### What to produce
For this listing, the lines between the one holding "What is 893/P" and the one holding "Answer: -34971103/846 ≈ -41337.", inclusive, must be set down exactly.
-- Opening Marker --
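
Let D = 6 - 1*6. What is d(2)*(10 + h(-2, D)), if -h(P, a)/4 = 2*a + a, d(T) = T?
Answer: 20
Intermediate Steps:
D = 0 (D = 6 - 6 = 0)
h(P, a) = -12*a (h(P, a) = -4*(2*a + a) = -12*a)
d(2)*(10 + h(-2, D)) = 2*(10 - 12*0) = 2*(10 + 0) = 2*10 = 20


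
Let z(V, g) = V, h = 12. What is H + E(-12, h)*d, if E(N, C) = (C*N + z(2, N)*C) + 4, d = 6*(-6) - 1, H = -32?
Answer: 4260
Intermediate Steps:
d = -37 (d = -36 - 1 = -37)
E(N, C) = 4 + 2*C + C*N (E(N, C) = (C*N + 2*C) + 4 = (2*C + C*N) + 4 = 4 + 2*C + C*N)
H + E(-12, h)*d = -32 + (4 + 2*12 + 12*(-12))*(-37) = -32 + (4 + 24 - 144)*(-37) = -32 - 116*(-37) = -32 + 4292 = 4260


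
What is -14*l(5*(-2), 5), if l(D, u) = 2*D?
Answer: 280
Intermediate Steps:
-14*l(5*(-2), 5) = -28*5*(-2) = -28*(-10) = -14*(-20) = 280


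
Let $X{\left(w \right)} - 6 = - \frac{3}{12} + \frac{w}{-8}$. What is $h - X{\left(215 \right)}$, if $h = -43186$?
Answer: $- \frac{345319}{8} \approx -43165.0$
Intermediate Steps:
$X{\left(w \right)} = \frac{23}{4} - \frac{w}{8}$ ($X{\left(w \right)} = 6 + \left(- \frac{3}{12} + \frac{w}{-8}\right) = 6 + \left(\left(-3\right) \frac{1}{12} + w \left(- \frac{1}{8}\right)\right) = 6 - \left(\frac{1}{4} + \frac{w}{8}\right) = \frac{23}{4} - \frac{w}{8}$)
$h - X{\left(215 \right)} = -43186 - \left(\frac{23}{4} - \frac{215}{8}\right) = -43186 - - \frac{169}{8} = -43186 + \frac{169}{8} = - \frac{345319}{8}$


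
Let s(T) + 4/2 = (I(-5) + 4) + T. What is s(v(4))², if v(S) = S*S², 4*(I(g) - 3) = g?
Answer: 73441/16 ≈ 4590.1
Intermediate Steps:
I(g) = 3 + g/4
v(S) = S³
s(T) = 15/4 + T (s(T) = -2 + (((3 + (¼)*(-5)) + 4) + T) = -2 + (((3 - 5/4) + 4) + T) = -2 + ((7/4 + 4) + T) = -2 + (23/4 + T) = 15/4 + T)
s(v(4))² = (15/4 + 4³)² = (15/4 + 64)² = (271/4)² = 73441/16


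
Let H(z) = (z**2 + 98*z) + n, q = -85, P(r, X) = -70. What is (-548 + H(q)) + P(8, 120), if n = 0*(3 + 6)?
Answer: -1723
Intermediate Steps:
n = 0 (n = 0*9 = 0)
H(z) = z**2 + 98*z (H(z) = (z**2 + 98*z) + 0 = z**2 + 98*z)
(-548 + H(q)) + P(8, 120) = (-548 - 85*(98 - 85)) - 70 = (-548 - 85*13) - 70 = (-548 - 1105) - 70 = -1653 - 70 = -1723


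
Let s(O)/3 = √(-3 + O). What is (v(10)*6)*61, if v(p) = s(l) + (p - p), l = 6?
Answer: 1098*√3 ≈ 1901.8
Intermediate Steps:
s(O) = 3*√(-3 + O)
v(p) = 3*√3 (v(p) = 3*√(-3 + 6) + (p - p) = 3*√3 + 0 = 3*√3)
(v(10)*6)*61 = ((3*√3)*6)*61 = (18*√3)*61 = 1098*√3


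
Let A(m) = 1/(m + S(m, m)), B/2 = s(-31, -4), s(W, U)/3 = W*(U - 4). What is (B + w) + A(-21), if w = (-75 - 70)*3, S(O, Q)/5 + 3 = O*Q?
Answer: 2283958/2169 ≈ 1053.0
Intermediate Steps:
S(O, Q) = -15 + 5*O*Q (S(O, Q) = -15 + 5*(O*Q) = -15 + 5*O*Q)
w = -435 (w = -145*3 = -435)
s(W, U) = 3*W*(-4 + U) (s(W, U) = 3*(W*(U - 4)) = 3*(W*(-4 + U)) = 3*W*(-4 + U))
B = 1488 (B = 2*(3*(-31)*(-4 - 4)) = 2*(3*(-31)*(-8)) = 2*744 = 1488)
A(m) = 1/(-15 + m + 5*m²) (A(m) = 1/(m + (-15 + 5*m*m)) = 1/(m + (-15 + 5*m²)) = 1/(-15 + m + 5*m²))
(B + w) + A(-21) = (1488 - 435) + 1/(-15 - 21 + 5*(-21)²) = 1053 + 1/(-15 - 21 + 5*441) = 1053 + 1/(-15 - 21 + 2205) = 1053 + 1/2169 = 2283958/2169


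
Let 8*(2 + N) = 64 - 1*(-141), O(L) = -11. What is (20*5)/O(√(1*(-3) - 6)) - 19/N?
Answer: -20572/2079 ≈ -9.8951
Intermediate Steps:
N = 189/8 (N = -2 + (64 - 1*(-141))/8 = -2 + (64 + 141)/8 = -2 + (⅛)*205 = -2 + 205/8 = 189/8 ≈ 23.625)
(20*5)/O(√(1*(-3) - 6)) - 19/N = (20*5)/(-11) - 19/189/8 = 100*(-1/11) - 19*8/189 = -100/11 - 152/189 = -20572/2079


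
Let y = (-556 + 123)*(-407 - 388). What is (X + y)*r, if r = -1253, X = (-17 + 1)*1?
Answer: -431306407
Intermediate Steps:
X = -16 (X = -16*1 = -16)
y = 344235 (y = -433*(-795) = 344235)
(X + y)*r = (-16 + 344235)*(-1253) = 344219*(-1253) = -431306407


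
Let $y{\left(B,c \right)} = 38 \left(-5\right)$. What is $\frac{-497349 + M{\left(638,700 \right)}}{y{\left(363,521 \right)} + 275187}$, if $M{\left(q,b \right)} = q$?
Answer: $- \frac{496711}{274997} \approx -1.8062$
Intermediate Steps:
$y{\left(B,c \right)} = -190$
$\frac{-497349 + M{\left(638,700 \right)}}{y{\left(363,521 \right)} + 275187} = \frac{-497349 + 638}{-190 + 275187} = - \frac{496711}{274997}$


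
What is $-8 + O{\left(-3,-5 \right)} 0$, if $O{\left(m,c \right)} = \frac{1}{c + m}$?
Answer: $-8$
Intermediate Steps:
$-8 + O{\left(-3,-5 \right)} 0 = -8 + \frac{1}{-5 - 3} \cdot 0 = -8 + \frac{1}{-8} \cdot 0 = -8 - 0 = -8 + 0 = -8$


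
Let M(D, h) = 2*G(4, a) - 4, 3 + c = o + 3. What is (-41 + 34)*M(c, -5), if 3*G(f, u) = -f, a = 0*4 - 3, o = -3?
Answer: 140/3 ≈ 46.667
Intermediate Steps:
c = -3 (c = -3 + (-3 + 3) = -3 + 0 = -3)
a = -3 (a = 0 - 3 = -3)
G(f, u) = -f/3 (G(f, u) = (-f)/3 = -f/3)
M(D, h) = -20/3 (M(D, h) = 2*(-⅓*4) - 4 = 2*(-4/3) - 4 = -8/3 - 4 = -20/3)
(-41 + 34)*M(c, -5) = (-41 + 34)*(-20/3) = -7*(-20/3) = 140/3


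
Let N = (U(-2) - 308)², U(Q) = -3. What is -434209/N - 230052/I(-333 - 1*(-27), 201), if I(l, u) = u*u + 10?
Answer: -39797679391/3908592331 ≈ -10.182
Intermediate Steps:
I(l, u) = 10 + u² (I(l, u) = u² + 10 = 10 + u²)
N = 96721 (N = (-3 - 308)² = (-311)² = 96721)
-434209/N - 230052/I(-333 - 1*(-27), 201) = -434209/96721 - 230052/(10 + 201²) = -434209*1/96721 - 230052/(10 + 40401) = -434209/96721 - 230052/40411 = -39797679391/3908592331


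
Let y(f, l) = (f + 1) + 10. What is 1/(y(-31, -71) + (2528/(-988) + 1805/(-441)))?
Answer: -108927/2903087 ≈ -0.037521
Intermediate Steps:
y(f, l) = 11 + f (y(f, l) = (1 + f) + 10 = 11 + f)
1/(y(-31, -71) + (2528/(-988) + 1805/(-441))) = 1/((11 - 31) + (2528/(-988) + 1805/(-441))) = 1/(-20 + (2528*(-1/988) + 1805*(-1/441))) = 1/(-20 + (-632/247 - 1805/441)) = 1/(-20 - 724547/108927) = 1/(-2903087/108927) = -108927/2903087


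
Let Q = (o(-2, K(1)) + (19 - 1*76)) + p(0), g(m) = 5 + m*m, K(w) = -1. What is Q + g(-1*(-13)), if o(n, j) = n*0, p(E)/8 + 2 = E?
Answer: 101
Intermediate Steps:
p(E) = -16 + 8*E
g(m) = 5 + m**2
o(n, j) = 0
Q = -73 (Q = (0 + (19 - 1*76)) + (-16 + 8*0) = (0 + (19 - 76)) + (-16 + 0) = (0 - 57) - 16 = -57 - 16 = -73)
Q + g(-1*(-13)) = -73 + (5 + (-1*(-13))**2) = -73 + (5 + 13**2) = -73 + (5 + 169) = -73 + 174 = 101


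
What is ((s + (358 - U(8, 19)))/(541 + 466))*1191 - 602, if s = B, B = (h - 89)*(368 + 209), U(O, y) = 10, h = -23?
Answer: -77158930/1007 ≈ -76623.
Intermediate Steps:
B = -64624 (B = (-23 - 89)*(368 + 209) = -112*577 = -64624)
s = -64624
((s + (358 - U(8, 19)))/(541 + 466))*1191 - 602 = ((-64624 + (358 - 1*10))/(541 + 466))*1191 - 602 = ((-64624 + (358 - 10))/1007)*1191 - 602 = ((-64624 + 348)*(1/1007))*1191 - 602 = -64276*1/1007*1191 - 602 = -64276/1007*1191 - 602 = -76552716/1007 - 602 = -77158930/1007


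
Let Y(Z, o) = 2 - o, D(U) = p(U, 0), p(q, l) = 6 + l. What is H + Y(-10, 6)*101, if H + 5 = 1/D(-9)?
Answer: -2453/6 ≈ -408.83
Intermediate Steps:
D(U) = 6 (D(U) = 6 + 0 = 6)
H = -29/6 (H = -5 + 1/6 = -5 + ⅙ = -29/6 ≈ -4.8333)
H + Y(-10, 6)*101 = -29/6 + (2 - 1*6)*101 = -29/6 + (2 - 6)*101 = -29/6 - 4*101 = -29/6 - 404 = -2453/6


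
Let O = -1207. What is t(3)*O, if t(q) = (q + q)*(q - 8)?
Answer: 36210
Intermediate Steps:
t(q) = 2*q*(-8 + q) (t(q) = (2*q)*(-8 + q) = 2*q*(-8 + q))
t(3)*O = (2*3*(-8 + 3))*(-1207) = (2*3*(-5))*(-1207) = -30*(-1207) = 36210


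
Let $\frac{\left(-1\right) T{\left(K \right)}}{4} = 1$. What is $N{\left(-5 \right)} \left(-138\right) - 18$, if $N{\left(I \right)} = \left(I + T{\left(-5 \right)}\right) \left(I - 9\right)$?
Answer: $-17406$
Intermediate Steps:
$T{\left(K \right)} = -4$ ($T{\left(K \right)} = \left(-4\right) 1 = -4$)
$N{\left(I \right)} = \left(-9 + I\right) \left(-4 + I\right)$ ($N{\left(I \right)} = \left(I - 4\right) \left(I - 9\right) = \left(-4 + I\right) \left(-9 + I\right) = \left(-9 + I\right) \left(-4 + I\right)$)
$N{\left(-5 \right)} \left(-138\right) - 18 = \left(36 + \left(-5\right)^{2} - -65\right) \left(-138\right) - 18 = \left(36 + 25 + 65\right) \left(-138\right) + \left(22 - 40\right) = 126 \left(-138\right) - 18 = -17388 - 18 = -17406$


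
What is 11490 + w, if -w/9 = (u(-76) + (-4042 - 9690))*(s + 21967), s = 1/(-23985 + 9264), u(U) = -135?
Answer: 1921832846748/701 ≈ 2.7416e+9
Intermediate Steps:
s = -1/14721 (s = 1/(-14721) = -1/14721 ≈ -6.7930e-5)
w = 1921824792258/701 (w = -9*(-135 + (-4042 - 9690))*(-1/14721 + 21967) = -9*(-135 - 13732)*323376206/14721 = -(-124803)*323376206/14721 = -9*(-640608264086/2103) = 1921824792258/701 ≈ 2.7415e+9)
11490 + w = 11490 + 1921824792258/701 = 1921832846748/701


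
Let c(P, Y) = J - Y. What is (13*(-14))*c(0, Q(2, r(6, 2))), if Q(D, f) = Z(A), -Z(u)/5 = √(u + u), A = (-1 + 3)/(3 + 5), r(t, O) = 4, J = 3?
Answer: -546 - 455*√2 ≈ -1189.5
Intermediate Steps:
A = ¼ (A = 2/8 = 2*(⅛) = ¼ ≈ 0.25000)
Z(u) = -5*√2*√u (Z(u) = -5*√(u + u) = -5*√2*√u)
Q(D, f) = -5*√2/2 (Q(D, f) = -5*√2*√(¼) = -5*√2*½ = -5*√2/2)
c(P, Y) = 3 - Y
(13*(-14))*c(0, Q(2, r(6, 2))) = (13*(-14))*(3 - (-5)*√2/2) = -182*(3 + 5*√2/2) = -546 - 455*√2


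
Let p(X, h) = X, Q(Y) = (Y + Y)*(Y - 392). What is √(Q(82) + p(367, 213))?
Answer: I*√50473 ≈ 224.66*I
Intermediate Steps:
Q(Y) = 2*Y*(-392 + Y) (Q(Y) = (2*Y)*(-392 + Y) = 2*Y*(-392 + Y))
√(Q(82) + p(367, 213)) = √(2*82*(-392 + 82) + 367) = √(2*82*(-310) + 367) = √(-50840 + 367) = √(-50473) = I*√50473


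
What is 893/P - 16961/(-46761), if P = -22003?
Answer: 331435310/1028882283 ≈ 0.32213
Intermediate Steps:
893/P - 16961/(-46761) = 893/(-22003) - 16961/(-46761) = 893*(-1/22003) - 16961*(-1/46761) = -893/22003 + 16961/46761 = 331435310/1028882283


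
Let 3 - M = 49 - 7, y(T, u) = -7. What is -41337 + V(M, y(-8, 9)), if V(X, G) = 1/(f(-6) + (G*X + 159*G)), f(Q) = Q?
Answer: -34971103/846 ≈ -41337.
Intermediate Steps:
M = -39 (M = 3 - (49 - 7) = 3 - 1*42 = 3 - 42 = -39)
V(X, G) = 1/(-6 + 159*G + G*X) (V(X, G) = 1/(-6 + (G*X + 159*G)) = 1/(-6 + (159*G + G*X)) = 1/(-6 + 159*G + G*X))
-41337 + V(M, y(-8, 9)) = -41337 + 1/(-6 + 159*(-7) - 7*(-39)) = -41337 + 1/(-6 - 1113 + 273) = -41337 + 1/(-846) = -41337 - 1/846 = -34971103/846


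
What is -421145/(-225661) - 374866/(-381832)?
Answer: 122699637033/43082295476 ≈ 2.8480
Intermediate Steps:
-421145/(-225661) - 374866/(-381832) = -421145*(-1/225661) - 374866*(-1/381832) = 421145/225661 + 187433/190916 = 122699637033/43082295476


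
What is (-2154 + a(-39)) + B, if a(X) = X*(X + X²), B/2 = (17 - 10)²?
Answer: -59854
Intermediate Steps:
B = 98 (B = 2*(17 - 10)² = 2*7² = 2*49 = 98)
(-2154 + a(-39)) + B = (-2154 + (-39)²*(1 - 39)) + 98 = (-2154 + 1521*(-38)) + 98 = (-2154 - 57798) + 98 = -59952 + 98 = -59854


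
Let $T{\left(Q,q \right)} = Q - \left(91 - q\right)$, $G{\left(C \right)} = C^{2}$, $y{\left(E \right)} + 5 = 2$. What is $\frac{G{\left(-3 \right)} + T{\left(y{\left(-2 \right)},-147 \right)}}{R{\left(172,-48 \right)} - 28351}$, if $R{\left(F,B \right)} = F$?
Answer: $\frac{232}{28179} \approx 0.0082331$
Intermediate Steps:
$y{\left(E \right)} = -3$ ($y{\left(E \right)} = -5 + 2 = -3$)
$T{\left(Q,q \right)} = -91 + Q + q$ ($T{\left(Q,q \right)} = Q + \left(-91 + q\right) = -91 + Q + q$)
$\frac{G{\left(-3 \right)} + T{\left(y{\left(-2 \right)},-147 \right)}}{R{\left(172,-48 \right)} - 28351} = \frac{\left(-3\right)^{2} - 241}{172 - 28351} = \frac{9 - 241}{-28179} = \left(-232\right) \left(- \frac{1}{28179}\right) = \frac{232}{28179}$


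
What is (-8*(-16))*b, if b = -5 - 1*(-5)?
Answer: 0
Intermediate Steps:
b = 0 (b = -5 + 5 = 0)
(-8*(-16))*b = -8*(-16)*0 = 128*0 = 0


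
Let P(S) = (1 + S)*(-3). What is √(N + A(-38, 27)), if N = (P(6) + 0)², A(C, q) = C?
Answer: √403 ≈ 20.075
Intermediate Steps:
P(S) = -3 - 3*S
N = 441 (N = ((-3 - 3*6) + 0)² = ((-3 - 18) + 0)² = (-21 + 0)² = (-21)² = 441)
√(N + A(-38, 27)) = √(441 - 38) = √403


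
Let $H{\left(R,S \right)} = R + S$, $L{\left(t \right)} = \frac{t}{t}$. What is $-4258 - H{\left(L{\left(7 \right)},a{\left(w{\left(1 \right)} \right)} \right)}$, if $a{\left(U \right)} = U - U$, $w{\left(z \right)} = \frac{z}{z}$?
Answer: $-4259$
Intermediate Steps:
$w{\left(z \right)} = 1$
$a{\left(U \right)} = 0$
$L{\left(t \right)} = 1$
$-4258 - H{\left(L{\left(7 \right)},a{\left(w{\left(1 \right)} \right)} \right)} = -4258 - \left(1 + 0\right) = -4258 - 1 = -4259$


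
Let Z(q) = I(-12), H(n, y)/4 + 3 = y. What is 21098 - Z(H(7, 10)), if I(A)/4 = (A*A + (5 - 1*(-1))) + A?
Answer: 20546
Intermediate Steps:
H(n, y) = -12 + 4*y
I(A) = 24 + 4*A + 4*A² (I(A) = 4*((A*A + (5 - 1*(-1))) + A) = 4*((A² + (5 + 1)) + A) = 4*((A² + 6) + A) = 4*((6 + A²) + A) = 4*(6 + A + A²) = 24 + 4*A + 4*A²)
Z(q) = 552 (Z(q) = 24 + 4*(-12) + 4*(-12)² = 24 - 48 + 4*144 = 24 - 48 + 576 = 552)
21098 - Z(H(7, 10)) = 21098 - 1*552 = 21098 - 552 = 20546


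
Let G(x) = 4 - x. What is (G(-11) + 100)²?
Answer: 13225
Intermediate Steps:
(G(-11) + 100)² = ((4 - 1*(-11)) + 100)² = ((4 + 11) + 100)² = (15 + 100)² = 115² = 13225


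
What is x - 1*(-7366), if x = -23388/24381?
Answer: 59855686/8127 ≈ 7365.0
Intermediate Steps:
x = -7796/8127 (x = -23388*1/24381 = -7796/8127 ≈ -0.95927)
x - 1*(-7366) = -7796/8127 - 1*(-7366) = -7796/8127 + 7366 = 59855686/8127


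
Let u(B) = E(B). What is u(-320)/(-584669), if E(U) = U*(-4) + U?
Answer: -960/584669 ≈ -0.0016420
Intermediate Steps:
E(U) = -3*U (E(U) = -4*U + U = -3*U)
u(B) = -3*B
u(-320)/(-584669) = -3*(-320)/(-584669) = 960*(-1/584669) = -960/584669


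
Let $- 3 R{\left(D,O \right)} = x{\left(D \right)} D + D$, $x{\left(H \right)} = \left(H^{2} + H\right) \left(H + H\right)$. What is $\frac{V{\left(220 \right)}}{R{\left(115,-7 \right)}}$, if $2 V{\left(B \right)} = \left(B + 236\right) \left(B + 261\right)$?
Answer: $- \frac{329004}{352843115} \approx -0.00093244$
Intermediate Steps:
$x{\left(H \right)} = 2 H \left(H + H^{2}\right)$ ($x{\left(H \right)} = \left(H + H^{2}\right) 2 H = 2 H \left(H + H^{2}\right)$)
$V{\left(B \right)} = \frac{\left(236 + B\right) \left(261 + B\right)}{2}$ ($V{\left(B \right)} = \frac{\left(B + 236\right) \left(B + 261\right)}{2} = \frac{\left(236 + B\right) \left(261 + B\right)}{2}$)
$R{\left(D,O \right)} = - \frac{D}{3} - \frac{2 D^{3} \left(1 + D\right)}{3}$ ($R{\left(D,O \right)} = - \frac{2 D^{2} \left(1 + D\right) D + D}{3} = - \frac{2 D^{3} \left(1 + D\right) + D}{3} = - \frac{D + 2 D^{3} \left(1 + D\right)}{3} = - \frac{D}{3} - \frac{2 D^{3} \left(1 + D\right)}{3}$)
$\frac{V{\left(220 \right)}}{R{\left(115,-7 \right)}} = \frac{30798 + \frac{220^{2}}{2} + \frac{497}{2} \cdot 220}{\left(- \frac{1}{3}\right) 115 \left(1 + 2 \cdot 115^{2} \left(1 + 115\right)\right)} = \frac{30798 + \frac{1}{2} \cdot 48400 + 54670}{\left(- \frac{1}{3}\right) 115 \left(1 + 2 \cdot 13225 \cdot 116\right)} = \frac{30798 + 24200 + 54670}{\left(- \frac{1}{3}\right) 115 \left(1 + 3068200\right)} = \frac{109668}{\left(- \frac{1}{3}\right) 115 \cdot 3068201} = \frac{109668}{- \frac{352843115}{3}} = 109668 \left(- \frac{3}{352843115}\right) = - \frac{329004}{352843115}$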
-- Closing Marker --
### Result below
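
What is 893/P - 16961/(-46761), if P = -22003?
Answer: 331435310/1028882283 ≈ 0.32213
Intermediate Steps:
893/P - 16961/(-46761) = 893/(-22003) - 16961/(-46761) = 893*(-1/22003) - 16961*(-1/46761) = -893/22003 + 16961/46761 = 331435310/1028882283


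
Let 3 - M = 49 - 7, y(T, u) = -7. What is -41337 + V(M, y(-8, 9)), if V(X, G) = 1/(f(-6) + (G*X + 159*G)), f(Q) = Q?
Answer: -34971103/846 ≈ -41337.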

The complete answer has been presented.